Information supplied:
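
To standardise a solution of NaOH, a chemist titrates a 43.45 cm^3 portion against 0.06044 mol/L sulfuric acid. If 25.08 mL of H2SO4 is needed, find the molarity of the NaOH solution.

n(H2SO4) delivered = 0.06044 x 0.02508 = 0.001516 mol.
The reaction is 2 NaOH + 1 H2SO4, so n(NaOH) = 0.001516 x 2/1 = 0.003032 mol.
[NaOH] = 0.003032 mol / 0.04345 L = 0.0698 M.

0.0698 M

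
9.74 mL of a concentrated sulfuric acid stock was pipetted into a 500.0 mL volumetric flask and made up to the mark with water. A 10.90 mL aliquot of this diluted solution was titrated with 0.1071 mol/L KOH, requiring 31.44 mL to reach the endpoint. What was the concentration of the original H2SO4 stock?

7.93 M

n(KOH) = 0.1071 x 0.03144 = 0.003367 mol.
n(H2SO4) in the aliquot = 0.003367 x 1/2 = 0.001684 mol.
[diluted H2SO4] = 0.001684 / 0.01090 = 0.1545 M.
Dilution factor = 500.0/9.740 = 51.33, so [stock] = 0.1545 x 51.33 = 7.93 M.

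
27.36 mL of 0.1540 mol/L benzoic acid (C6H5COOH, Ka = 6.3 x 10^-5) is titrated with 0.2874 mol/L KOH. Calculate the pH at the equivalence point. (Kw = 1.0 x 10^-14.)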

Requirement: Copy the lines of the listing exactly. Skip none.

Response:
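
To standardise a solution of NaOH, a chemist titrates a 43.45 cm^3 portion against 0.06044 mol/L sulfuric acid. If 25.08 mL of H2SO4 is needed, find the molarity of the NaOH solution.

n(H2SO4) delivered = 0.06044 x 0.02508 = 0.001516 mol.
The reaction is 2 NaOH + 1 H2SO4, so n(NaOH) = 0.001516 x 2/1 = 0.003032 mol.
[NaOH] = 0.003032 mol / 0.04345 L = 0.0698 M.

0.0698 M

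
9.74 mL of a concentrated sulfuric acid stock was pipetted into a 500.0 mL volumetric flask and made up to the mark with water. A 10.90 mL aliquot of this diluted solution was titrated with 0.1071 mol/L KOH, requiring 31.44 mL to reach the endpoint. What was the concentration of the original H2SO4 stock?

7.93 M

n(KOH) = 0.1071 x 0.03144 = 0.003367 mol.
n(H2SO4) in the aliquot = 0.003367 x 1/2 = 0.001684 mol.
[diluted H2SO4] = 0.001684 / 0.01090 = 0.1545 M.
Dilution factor = 500.0/9.740 = 51.33, so [stock] = 0.1545 x 51.33 = 7.93 M.

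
27.36 mL of 0.1540 mol/L benzoic acid (C6H5COOH, Ka = 6.3 x 10^-5) is titrated with 0.2874 mol/L KOH. Calculate the pH at the equivalence point. (Kw = 1.0 x 10^-14.)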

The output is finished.